→ **REQUIRED ACTION**
For the string "days", report how many lines in the records below contain it, and nothing more.

→ **LISTED ENTRIES**
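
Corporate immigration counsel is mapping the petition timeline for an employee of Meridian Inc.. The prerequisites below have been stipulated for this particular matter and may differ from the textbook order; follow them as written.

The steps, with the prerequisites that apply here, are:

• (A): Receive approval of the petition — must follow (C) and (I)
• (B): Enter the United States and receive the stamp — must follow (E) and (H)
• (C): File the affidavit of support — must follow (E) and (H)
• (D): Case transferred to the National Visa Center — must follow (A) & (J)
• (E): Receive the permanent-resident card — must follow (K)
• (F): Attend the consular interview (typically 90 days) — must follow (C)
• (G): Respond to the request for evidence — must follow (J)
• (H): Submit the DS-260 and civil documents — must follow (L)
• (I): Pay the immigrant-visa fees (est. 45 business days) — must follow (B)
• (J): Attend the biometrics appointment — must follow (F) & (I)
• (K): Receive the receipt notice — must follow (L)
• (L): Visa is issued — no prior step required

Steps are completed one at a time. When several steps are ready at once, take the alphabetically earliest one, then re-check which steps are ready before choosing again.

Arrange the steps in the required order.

(L) → (H) → (K) → (E) → (B) → (C) → (F) → (I) → (A) → (J) → (D) → (G)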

→ **SOLUTION FOR THIS PROBLEM**
2